Records shown:
=-=-=

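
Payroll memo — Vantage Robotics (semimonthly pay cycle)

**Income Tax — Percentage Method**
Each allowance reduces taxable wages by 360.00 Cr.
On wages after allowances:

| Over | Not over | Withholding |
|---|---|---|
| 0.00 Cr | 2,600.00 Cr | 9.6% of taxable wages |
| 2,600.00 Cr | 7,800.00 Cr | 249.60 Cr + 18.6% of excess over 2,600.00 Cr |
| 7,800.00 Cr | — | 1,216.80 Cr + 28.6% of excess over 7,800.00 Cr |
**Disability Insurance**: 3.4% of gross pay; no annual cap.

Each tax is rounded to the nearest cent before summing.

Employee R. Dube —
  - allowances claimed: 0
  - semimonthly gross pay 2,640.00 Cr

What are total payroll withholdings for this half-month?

346.80 Cr

Income Tax: taxable = 2,640.00 Cr
  249.60 Cr + 18.6% × (2,640.00 Cr − 2,600.00 Cr) = 249.60 Cr + 18.6% × 40.00 Cr = 257.04 Cr
Disability Insurance: 3.4% × 2,640.00 Cr = 89.76 Cr
Total: 257.04 Cr + 89.76 Cr = 346.80 Cr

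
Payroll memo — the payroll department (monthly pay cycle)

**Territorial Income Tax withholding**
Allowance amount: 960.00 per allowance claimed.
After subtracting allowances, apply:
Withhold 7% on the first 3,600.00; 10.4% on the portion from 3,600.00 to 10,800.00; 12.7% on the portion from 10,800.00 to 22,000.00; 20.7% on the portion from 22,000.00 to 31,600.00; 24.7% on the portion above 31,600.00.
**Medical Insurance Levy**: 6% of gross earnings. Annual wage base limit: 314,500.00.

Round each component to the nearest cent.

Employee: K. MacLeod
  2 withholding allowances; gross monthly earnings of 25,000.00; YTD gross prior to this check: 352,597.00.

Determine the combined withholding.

Territorial Income Tax: taxable = 25,000.00 − 2×960.00 = 23,080.00
  2,423.20 + 20.7% × (23,080.00 − 22,000.00) = 2,423.20 + 20.7% × 1,080.00 = 2,646.76
Medical Insurance Levy: YTD 352,597.00 ≥ cap 314,500.00 → 0.00
Total: 2,646.76 + 0.00 = 2,646.76

2,646.76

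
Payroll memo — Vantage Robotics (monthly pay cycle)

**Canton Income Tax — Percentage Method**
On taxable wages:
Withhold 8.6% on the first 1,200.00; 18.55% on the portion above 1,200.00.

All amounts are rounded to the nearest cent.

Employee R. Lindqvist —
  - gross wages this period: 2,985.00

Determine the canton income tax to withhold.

434.32

Canton Income Tax: taxable = 2,985.00
  103.20 + 18.55% × (2,985.00 − 1,200.00) = 103.20 + 18.55% × 1,785.00 = 434.32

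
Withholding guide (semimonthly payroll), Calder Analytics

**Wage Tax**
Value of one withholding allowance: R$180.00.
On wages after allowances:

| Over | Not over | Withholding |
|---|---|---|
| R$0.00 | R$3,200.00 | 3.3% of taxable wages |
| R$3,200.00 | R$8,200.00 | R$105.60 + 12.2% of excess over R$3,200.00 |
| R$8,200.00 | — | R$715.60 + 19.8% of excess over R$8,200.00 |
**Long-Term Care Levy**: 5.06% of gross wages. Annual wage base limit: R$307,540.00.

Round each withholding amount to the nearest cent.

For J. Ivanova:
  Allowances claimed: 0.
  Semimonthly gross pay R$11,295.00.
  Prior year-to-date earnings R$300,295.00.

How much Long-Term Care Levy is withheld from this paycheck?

Long-Term Care Levy: cap R$307,540.00 − YTD R$300,295.00 = R$7,245.00 subject; 5.06% × R$7,245.00 = R$366.60

R$366.60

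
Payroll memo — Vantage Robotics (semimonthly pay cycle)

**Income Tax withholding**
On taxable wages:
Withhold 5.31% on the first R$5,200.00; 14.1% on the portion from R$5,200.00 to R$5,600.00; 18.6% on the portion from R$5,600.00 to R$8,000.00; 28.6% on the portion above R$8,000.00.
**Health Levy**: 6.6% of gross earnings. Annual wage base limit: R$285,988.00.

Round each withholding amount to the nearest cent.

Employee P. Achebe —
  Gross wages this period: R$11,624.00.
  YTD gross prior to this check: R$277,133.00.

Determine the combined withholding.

R$2,399.81

Income Tax: taxable = R$11,624.00
  R$778.92 + 28.6% × (R$11,624.00 − R$8,000.00) = R$778.92 + 28.6% × R$3,624.00 = R$1,815.38
Health Levy: cap R$285,988.00 − YTD R$277,133.00 = R$8,855.00 subject; 6.6% × R$8,855.00 = R$584.43
Total: R$1,815.38 + R$584.43 = R$2,399.81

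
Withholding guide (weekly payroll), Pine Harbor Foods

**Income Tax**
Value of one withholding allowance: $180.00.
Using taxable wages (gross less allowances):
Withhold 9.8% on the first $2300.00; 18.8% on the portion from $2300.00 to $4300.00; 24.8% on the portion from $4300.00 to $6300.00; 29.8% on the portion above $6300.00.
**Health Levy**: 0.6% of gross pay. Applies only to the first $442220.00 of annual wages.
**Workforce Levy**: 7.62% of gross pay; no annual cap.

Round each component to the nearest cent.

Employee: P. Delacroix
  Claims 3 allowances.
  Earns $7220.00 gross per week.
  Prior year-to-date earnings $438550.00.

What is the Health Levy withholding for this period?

Health Levy: cap $442220.00 − YTD $438550.00 = $3670.00 subject; 0.6% × $3670.00 = $22.02

$22.02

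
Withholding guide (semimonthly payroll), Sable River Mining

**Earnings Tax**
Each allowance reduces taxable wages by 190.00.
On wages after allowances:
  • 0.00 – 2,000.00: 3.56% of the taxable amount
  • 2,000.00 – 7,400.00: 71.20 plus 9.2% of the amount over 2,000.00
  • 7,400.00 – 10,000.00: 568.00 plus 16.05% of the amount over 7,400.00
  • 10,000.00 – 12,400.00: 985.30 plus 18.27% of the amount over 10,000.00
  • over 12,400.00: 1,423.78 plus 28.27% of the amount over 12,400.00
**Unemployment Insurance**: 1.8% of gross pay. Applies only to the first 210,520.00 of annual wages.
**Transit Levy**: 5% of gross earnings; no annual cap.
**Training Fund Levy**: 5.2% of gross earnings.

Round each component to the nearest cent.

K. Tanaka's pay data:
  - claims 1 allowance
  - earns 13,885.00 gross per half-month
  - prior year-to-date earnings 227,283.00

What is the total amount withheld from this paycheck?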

=-=-=

Where does the string "guide" occur in the material? Copy every line where it does.

Answer section:
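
Withholding guide (semimonthly payroll), Calder Analytics
Withholding guide (weekly payroll), Pine Harbor Foods
Withholding guide (semimonthly payroll), Sable River Mining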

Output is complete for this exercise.